Dataset entries
┄┄┄┄┄┄

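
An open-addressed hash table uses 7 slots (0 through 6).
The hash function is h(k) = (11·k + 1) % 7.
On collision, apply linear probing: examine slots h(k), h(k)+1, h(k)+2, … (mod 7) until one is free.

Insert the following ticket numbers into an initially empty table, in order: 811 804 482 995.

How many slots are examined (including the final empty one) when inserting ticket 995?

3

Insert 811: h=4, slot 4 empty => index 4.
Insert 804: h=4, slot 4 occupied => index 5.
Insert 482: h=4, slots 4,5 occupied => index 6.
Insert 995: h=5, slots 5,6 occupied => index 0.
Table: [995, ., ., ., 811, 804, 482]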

┄┄┄┄┄┄

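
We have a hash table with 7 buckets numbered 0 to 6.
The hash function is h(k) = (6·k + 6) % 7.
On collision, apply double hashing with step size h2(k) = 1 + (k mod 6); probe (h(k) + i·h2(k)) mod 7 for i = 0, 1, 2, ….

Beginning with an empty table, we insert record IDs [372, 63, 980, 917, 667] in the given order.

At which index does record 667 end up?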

┄┄┄┄┄┄

PROBLEM TO SOLVE:
Write out only the lines that run from the line containing "Beginning with an" through the line containing "At which index does record 667 end up?", both included, exactly as they appear above.

SOLVED EXERCISE:
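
Beginning with an empty table, we insert record IDs [372, 63, 980, 917, 667] in the given order.

At which index does record 667 end up?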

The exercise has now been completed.